##### Recorded data
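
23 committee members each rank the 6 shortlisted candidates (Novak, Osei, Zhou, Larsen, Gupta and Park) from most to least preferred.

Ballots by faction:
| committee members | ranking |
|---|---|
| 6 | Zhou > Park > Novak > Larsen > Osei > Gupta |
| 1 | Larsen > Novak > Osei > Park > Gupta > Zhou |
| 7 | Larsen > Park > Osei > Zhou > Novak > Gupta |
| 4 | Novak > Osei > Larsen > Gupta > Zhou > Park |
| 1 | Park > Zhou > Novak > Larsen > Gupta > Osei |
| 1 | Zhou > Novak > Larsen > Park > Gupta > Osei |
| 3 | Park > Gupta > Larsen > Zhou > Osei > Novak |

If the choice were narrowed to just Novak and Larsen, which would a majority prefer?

Novak

Ballots ranking Novak above Larsen: 6 + 4 + 1 + 1 = 12.
Ballots ranking Larsen above Novak: 23 − 12 = 11.
Novak wins the head-to-head 12–11.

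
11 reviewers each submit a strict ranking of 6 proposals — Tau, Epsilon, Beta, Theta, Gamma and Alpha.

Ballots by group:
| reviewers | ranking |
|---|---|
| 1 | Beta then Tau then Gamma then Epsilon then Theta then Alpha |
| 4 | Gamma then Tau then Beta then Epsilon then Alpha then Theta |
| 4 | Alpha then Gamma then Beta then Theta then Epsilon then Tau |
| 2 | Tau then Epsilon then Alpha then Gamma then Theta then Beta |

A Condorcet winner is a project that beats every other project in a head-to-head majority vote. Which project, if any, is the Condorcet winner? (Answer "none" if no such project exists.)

Pairwise majorities:
Tau vs Epsilon: Tau, 7–4.
Tau–Beta: Tau 6–5.
Tau vs Theta: Tau, 7–4.
Tau vs Gamma: Gamma wins 8–3.
Tau vs Alpha: Tau, 7–4.
Epsilon vs Beta: Beta wins 9–2.
Epsilon vs Theta: Epsilon wins 7–4.
Epsilon vs Gamma: Gamma wins 9–2.
Epsilon vs Alpha: Epsilon wins 7–4.
Beta vs Theta: Beta wins 9–2.
Beta–Gamma: Gamma 10–1.
Beta vs Alpha: Alpha wins 6–5.
Theta vs Gamma: Gamma wins 11–0.
Theta vs Alpha: Alpha wins 10–1.
Gamma–Alpha: Alpha 6–5.
No project is unbeaten: Tau loses to Gamma; Epsilon loses to Tau; Beta loses to Tau; Theta loses to Tau; Gamma loses to Alpha; Alpha loses to Tau. In particular Tau > Alpha > Gamma > Tau is a majority cycle — no Condorcet winner exists.

none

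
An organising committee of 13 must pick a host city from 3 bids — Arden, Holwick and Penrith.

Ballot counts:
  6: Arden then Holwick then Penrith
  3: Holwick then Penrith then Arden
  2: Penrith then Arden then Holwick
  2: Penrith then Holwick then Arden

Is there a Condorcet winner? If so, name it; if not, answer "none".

none

Check each pair by majority over 13 ballots:
Arden vs Holwick: Arden is ranked higher on 6+2 = 8 ballots, Holwick on 5. Arden wins 8–5.
Arden vs Penrith: 6 for Arden, 7 for Penrith — Penrith by 7–6.
Holwick vs Penrith: 6+3 = 9 for Holwick, 4 for Penrith — Holwick by 9–4.
No city is unbeaten: Arden loses to Penrith; Holwick loses to Arden; Penrith loses to Holwick. In particular Arden beats Holwick beats Penrith beats Arden is a majority cycle — no Condorcet winner exists.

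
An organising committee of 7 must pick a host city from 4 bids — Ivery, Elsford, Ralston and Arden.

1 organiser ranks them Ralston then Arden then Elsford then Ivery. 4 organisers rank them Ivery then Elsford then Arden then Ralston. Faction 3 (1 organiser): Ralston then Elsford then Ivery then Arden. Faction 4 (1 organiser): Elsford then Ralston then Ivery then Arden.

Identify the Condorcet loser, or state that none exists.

Ralston

Head-to-head results (7 organisers):
Ivery–Elsford: Ivery 4–3.
Ivery vs Ralston: Ivery, 4–3.
Ivery vs Arden: 6 to 1, Ivery.
Elsford–Ralston: Elsford 5–2.
Elsford vs Arden: Elsford preferred on 4+1+1 = 6 ballots; Elsford wins 6–1.
Ralston vs Arden: Ralston is ranked higher on 1+1+1 = 3 ballots, Arden on 4. Arden wins 4–3.
Ralston loses to every other city — it is the Condorcet loser.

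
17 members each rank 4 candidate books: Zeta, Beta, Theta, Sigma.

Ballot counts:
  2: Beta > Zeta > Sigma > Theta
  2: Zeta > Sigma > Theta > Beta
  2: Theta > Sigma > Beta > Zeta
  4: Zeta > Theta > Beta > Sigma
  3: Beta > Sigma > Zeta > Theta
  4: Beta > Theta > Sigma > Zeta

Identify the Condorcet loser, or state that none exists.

none

Head-to-head results (17 members):
Zeta–Beta: Beta 11–6.
Zeta vs Theta: Zeta is ranked higher on 2+2+4+3 = 11 ballots, Theta on 6. Zeta wins 11–6.
Zeta–Sigma: Sigma 9–8.
Beta vs Theta: Beta wins 9–8.
Beta vs Sigma: Beta, 13–4.
Theta vs Sigma: 2+4+4 = 10 for Theta, 7 for Sigma — Theta by 10–7.
Every book wins at least one matchup (Zeta beats Theta; Beta beats Zeta; Theta beats Sigma; Sigma beats Zeta), so there is no Condorcet loser.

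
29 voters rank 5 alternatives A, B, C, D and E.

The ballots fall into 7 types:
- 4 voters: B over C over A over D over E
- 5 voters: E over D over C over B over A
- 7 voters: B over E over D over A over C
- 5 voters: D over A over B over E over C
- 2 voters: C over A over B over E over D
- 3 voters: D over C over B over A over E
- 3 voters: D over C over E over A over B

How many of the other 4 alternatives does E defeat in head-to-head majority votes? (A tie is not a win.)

E against each rival (29 voters):
E vs A: E is ranked higher on 5+7+3 = 15 ballots, A on 14. E wins 15–14.
E vs B: 8 to 21, B.
E vs C: E is ranked higher on 5+7+5 = 17 ballots, C on 12. E wins 17–12.
E vs D: 5+7+2 = 14 for E, 15 for D — D by 15–14.
E beats A, C; loses to B, D — 2 pairwise wins.

2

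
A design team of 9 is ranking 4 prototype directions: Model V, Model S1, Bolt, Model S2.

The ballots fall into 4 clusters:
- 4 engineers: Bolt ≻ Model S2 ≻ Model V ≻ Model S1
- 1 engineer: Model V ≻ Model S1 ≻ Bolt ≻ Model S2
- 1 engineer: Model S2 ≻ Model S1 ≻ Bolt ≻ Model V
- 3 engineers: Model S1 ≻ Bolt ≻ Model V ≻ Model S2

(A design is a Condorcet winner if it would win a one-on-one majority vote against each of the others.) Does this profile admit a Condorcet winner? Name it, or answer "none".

none

Pairwise majorities:
Model V vs Model S1: Model V preferred on 4+1 = 5 ballots; Model V wins 5–4.
Model V vs Bolt: 1 to 8, Bolt.
Model V vs Model S2: Model V is ranked higher on 1+3 = 4 ballots, Model S2 on 5. Model S2 wins 5–4.
Model S1 vs Bolt: Model S1 is ranked higher on 1+1+3 = 5 ballots, Bolt on 4. Model S1 wins 5–4.
Model S1 vs Model S2: Model S1 preferred on 1+3 = 4 ballots; Model S2 wins 5–4.
Bolt vs Model S2: Bolt is ranked higher on 4+1+3 = 8 ballots, Model S2 on 1. Bolt wins 8–1.
Each design drops at least one matchup (Model V loses to Bolt; Model S1 loses to Model V; Bolt loses to Model S1; Model S2 loses to Bolt); the cycle Model V → Model S1 → Bolt → Model V rules out a Condorcet winner.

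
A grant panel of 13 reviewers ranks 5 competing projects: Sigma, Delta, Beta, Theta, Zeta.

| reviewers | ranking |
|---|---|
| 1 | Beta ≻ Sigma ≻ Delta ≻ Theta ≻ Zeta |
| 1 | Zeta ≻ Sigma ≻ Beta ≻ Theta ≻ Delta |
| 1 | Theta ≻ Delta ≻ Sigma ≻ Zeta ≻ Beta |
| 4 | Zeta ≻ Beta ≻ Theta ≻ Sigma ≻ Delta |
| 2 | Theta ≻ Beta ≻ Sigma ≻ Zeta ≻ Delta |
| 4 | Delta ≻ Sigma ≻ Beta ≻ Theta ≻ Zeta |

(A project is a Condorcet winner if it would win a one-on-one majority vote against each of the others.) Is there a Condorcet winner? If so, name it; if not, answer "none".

Head-to-head results (13 reviewers):
Sigma vs Delta: 8 to 5, Sigma.
Sigma vs Beta: 6 to 7, Beta.
Sigma vs Theta: Sigma is ranked higher on 1+1+4 = 6 ballots, Theta on 7. Theta wins 7–6.
Sigma vs Zeta: Sigma is ranked higher on 1+1+2+4 = 8 ballots, Zeta on 5. Sigma wins 8–5.
Delta vs Beta: 1+4 = 5 for Delta, 8 for Beta — Beta by 8–5.
Delta vs Theta: Delta preferred on 1+4 = 5 ballots; Theta wins 8–5.
Delta vs Zeta: 6 to 7, Zeta.
Beta vs Theta: Beta is ranked higher on 1+1+4+4 = 10 ballots, Theta on 3. Beta wins 10–3.
Beta vs Zeta: 7 to 6, Beta.
Theta vs Zeta: 1+1+2+4 = 8 for Theta, 5 for Zeta — Theta by 8–5.
Only Beta has no losses; Beta is the Condorcet winner.

Beta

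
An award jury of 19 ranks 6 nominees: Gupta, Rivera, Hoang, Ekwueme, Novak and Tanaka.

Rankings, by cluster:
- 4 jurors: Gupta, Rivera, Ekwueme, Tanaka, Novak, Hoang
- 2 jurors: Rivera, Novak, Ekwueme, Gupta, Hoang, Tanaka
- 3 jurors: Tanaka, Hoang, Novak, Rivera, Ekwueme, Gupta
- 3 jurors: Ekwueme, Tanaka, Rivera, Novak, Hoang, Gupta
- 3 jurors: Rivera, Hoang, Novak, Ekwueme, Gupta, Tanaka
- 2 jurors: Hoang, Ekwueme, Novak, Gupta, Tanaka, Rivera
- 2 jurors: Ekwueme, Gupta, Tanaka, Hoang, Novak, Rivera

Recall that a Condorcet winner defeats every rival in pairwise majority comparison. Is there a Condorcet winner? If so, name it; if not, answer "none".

Head-to-head results (19 jurors):
Gupta vs Rivera: 4+2+2 = 8 for Gupta, 11 for Rivera — Rivera by 11–8.
Gupta vs Hoang: Gupta is ranked higher on 4+2+2 = 8 ballots, Hoang on 11. Hoang wins 11–8.
Gupta vs Ekwueme: 4 to 15, Ekwueme.
Gupta vs Novak: 4+2 = 6 for Gupta, 13 for Novak — Novak by 13–6.
Gupta vs Tanaka: 13 to 6, Gupta.
Rivera vs Hoang: Rivera is ranked higher on 4+2+3+3 = 12 ballots, Hoang on 7. Rivera wins 12–7.
Rivera vs Ekwueme: Rivera preferred on 4+2+3+3 = 12 ballots; Rivera wins 12–7.
Rivera vs Novak: Rivera is ranked higher on 4+2+3+3 = 12 ballots, Novak on 7. Rivera wins 12–7.
Rivera vs Tanaka: 4+2+3 = 9 for Rivera, 10 for Tanaka — Tanaka by 10–9.
Hoang vs Ekwueme: 8 to 11, Ekwueme.
Hoang vs Novak: 3+3+2+2 = 10 for Hoang, 9 for Novak — Hoang by 10–9.
Hoang vs Tanaka: 7 to 12, Tanaka.
Ekwueme vs Novak: 4+3+2+2 = 11 for Ekwueme, 8 for Novak — Ekwueme by 11–8.
Ekwueme vs Tanaka: 16 to 3, Ekwueme.
Novak vs Tanaka: 2+3+2 = 7 for Novak, 12 for Tanaka — Tanaka by 12–7.
Every nominee loses at least once (Gupta loses to Rivera; Rivera loses to Tanaka; Hoang loses to Rivera; Ekwueme loses to Rivera; Novak loses to Rivera; Tanaka loses to Gupta). The majority relation contains the cycle Gupta → Tanaka → Rivera → Gupta, so there is no Condorcet winner.

none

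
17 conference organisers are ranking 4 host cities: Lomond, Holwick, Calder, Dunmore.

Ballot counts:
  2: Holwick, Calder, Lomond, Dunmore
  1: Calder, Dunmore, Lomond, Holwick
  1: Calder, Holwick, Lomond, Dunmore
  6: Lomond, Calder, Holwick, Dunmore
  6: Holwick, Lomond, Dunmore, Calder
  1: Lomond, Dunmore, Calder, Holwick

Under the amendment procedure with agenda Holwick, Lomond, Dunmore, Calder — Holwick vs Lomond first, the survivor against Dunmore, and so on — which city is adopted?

Calder

Round 1: Holwick vs Lomond — 9–8, Holwick advances.
Round 2: Holwick vs Dunmore — 15–2, Holwick advances.
Round 3: Holwick vs Calder — 8–9, Calder advances.
The agenda winner is Calder.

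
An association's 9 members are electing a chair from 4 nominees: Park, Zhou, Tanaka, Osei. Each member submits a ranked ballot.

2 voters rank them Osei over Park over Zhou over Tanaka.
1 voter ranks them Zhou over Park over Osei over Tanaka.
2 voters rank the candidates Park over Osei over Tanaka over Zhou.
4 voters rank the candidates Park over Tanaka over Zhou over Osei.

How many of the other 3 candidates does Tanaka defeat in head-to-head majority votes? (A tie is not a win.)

1

Tanaka against each rival (9 voters):
Tanaka vs Park: Park wins 9–0.
Tanaka–Zhou: Tanaka 6–3.
Tanaka vs Osei: 4 for Tanaka, 5 for Osei — Osei by 5–4.
Tanaka beats Zhou; loses to Park, Osei — 1 pairwise win.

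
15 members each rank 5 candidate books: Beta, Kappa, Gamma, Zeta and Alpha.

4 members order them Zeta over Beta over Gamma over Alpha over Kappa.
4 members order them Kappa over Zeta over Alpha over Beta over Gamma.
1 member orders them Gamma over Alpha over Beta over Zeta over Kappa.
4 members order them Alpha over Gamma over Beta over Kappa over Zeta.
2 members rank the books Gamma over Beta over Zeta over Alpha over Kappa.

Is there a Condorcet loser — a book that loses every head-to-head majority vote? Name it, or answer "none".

Pairwise majorities:
Beta–Kappa: Beta 11–4.
Beta vs Gamma: Beta, 8–7.
Beta vs Zeta: Zeta wins 8–7.
Beta vs Alpha: Beta is ranked higher on 4+2 = 6 ballots, Alpha on 9. Alpha wins 9–6.
Kappa–Gamma: Gamma 11–4.
Kappa vs Zeta: 4+4 = 8 for Kappa, 7 for Zeta — Kappa by 8–7.
Kappa vs Alpha: Kappa preferred on 4 ballots; Alpha wins 11–4.
Gamma–Zeta: Zeta 8–7.
Gamma–Alpha: Alpha 8–7.
Zeta vs Alpha: Zeta, 10–5.
Each book has at least one pairwise win (Beta beats Kappa; Kappa beats Zeta; Gamma beats Kappa; Zeta beats Beta; Alpha beats Beta) — no Condorcet loser.

none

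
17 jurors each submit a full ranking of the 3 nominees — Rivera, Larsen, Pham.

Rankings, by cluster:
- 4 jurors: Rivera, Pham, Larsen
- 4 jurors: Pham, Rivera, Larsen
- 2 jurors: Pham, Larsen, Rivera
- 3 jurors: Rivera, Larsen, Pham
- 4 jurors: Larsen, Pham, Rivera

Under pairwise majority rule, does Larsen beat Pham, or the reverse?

Pham

Ballots ranking Larsen above Pham: 3 + 4 = 7.
Ballots ranking Pham above Larsen: 17 − 7 = 10.
Pham wins the head-to-head 10–7.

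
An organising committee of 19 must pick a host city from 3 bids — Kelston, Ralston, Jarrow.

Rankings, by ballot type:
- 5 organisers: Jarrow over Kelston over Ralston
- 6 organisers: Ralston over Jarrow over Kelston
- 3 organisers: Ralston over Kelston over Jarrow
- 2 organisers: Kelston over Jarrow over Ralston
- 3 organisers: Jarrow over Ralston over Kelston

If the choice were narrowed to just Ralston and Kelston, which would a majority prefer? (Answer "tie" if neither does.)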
##########
The response should be the listing above, limited to the lines between the one holding "- 5 voters: E over D over C over B over A" and the one holding "- 3 engineers: Model", inclusive, reproduced exactly.

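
- 5 voters: E over D over C over B over A
- 7 voters: B over E over D over A over C
- 5 voters: D over A over B over E over C
- 2 voters: C over A over B over E over D
- 3 voters: D over C over B over A over E
- 3 voters: D over C over E over A over B

How many of the other 4 alternatives does E defeat in head-to-head majority votes? (A tie is not a win.)

E against each rival (29 voters):
E vs A: E is ranked higher on 5+7+3 = 15 ballots, A on 14. E wins 15–14.
E vs B: 8 to 21, B.
E vs C: E is ranked higher on 5+7+5 = 17 ballots, C on 12. E wins 17–12.
E vs D: 5+7+2 = 14 for E, 15 for D — D by 15–14.
E beats A, C; loses to B, D — 2 pairwise wins.

2

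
A design team of 9 is ranking 4 prototype directions: Model V, Model S1, Bolt, Model S2.

The ballots fall into 4 clusters:
- 4 engineers: Bolt ≻ Model S2 ≻ Model V ≻ Model S1
- 1 engineer: Model V ≻ Model S1 ≻ Bolt ≻ Model S2
- 1 engineer: Model S2 ≻ Model S1 ≻ Bolt ≻ Model V
- 3 engineers: Model S1 ≻ Bolt ≻ Model V ≻ Model S2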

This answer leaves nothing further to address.